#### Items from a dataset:
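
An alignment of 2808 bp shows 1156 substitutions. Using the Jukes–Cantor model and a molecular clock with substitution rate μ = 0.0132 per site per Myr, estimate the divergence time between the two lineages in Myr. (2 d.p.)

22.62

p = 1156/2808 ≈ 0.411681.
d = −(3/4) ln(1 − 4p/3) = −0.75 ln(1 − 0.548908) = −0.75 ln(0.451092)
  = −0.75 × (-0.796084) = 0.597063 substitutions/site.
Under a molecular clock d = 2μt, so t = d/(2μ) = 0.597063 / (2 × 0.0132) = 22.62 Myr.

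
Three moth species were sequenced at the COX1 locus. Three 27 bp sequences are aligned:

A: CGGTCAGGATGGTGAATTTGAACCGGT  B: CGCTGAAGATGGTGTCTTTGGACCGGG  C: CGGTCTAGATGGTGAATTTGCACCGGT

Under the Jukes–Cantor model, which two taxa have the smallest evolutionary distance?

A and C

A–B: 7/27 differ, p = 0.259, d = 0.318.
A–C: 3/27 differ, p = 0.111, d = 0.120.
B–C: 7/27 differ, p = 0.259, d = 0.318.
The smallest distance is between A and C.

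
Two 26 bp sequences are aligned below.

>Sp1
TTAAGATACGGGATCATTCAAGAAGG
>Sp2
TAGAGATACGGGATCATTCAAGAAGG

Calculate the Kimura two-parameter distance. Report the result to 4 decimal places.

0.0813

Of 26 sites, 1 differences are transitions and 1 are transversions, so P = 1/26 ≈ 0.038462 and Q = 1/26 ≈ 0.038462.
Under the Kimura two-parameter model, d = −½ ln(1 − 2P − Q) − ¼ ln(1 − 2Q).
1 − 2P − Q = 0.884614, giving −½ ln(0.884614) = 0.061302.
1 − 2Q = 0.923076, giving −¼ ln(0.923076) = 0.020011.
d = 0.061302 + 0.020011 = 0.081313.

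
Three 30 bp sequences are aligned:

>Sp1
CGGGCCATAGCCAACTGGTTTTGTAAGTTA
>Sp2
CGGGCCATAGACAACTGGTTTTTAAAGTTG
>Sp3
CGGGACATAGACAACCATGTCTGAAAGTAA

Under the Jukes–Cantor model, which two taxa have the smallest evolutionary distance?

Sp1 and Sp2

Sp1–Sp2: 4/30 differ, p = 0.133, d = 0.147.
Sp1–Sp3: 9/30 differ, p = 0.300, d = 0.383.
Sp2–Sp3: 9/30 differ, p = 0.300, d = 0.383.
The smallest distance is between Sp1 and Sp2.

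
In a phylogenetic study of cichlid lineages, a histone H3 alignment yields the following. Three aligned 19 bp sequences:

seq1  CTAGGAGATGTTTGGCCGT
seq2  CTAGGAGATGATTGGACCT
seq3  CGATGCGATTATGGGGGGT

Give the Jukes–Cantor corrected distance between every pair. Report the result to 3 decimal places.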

#### How to complete this task:
Please tally the lines above that include the word "Three" and answer with the number by itself.

#### Output below:
3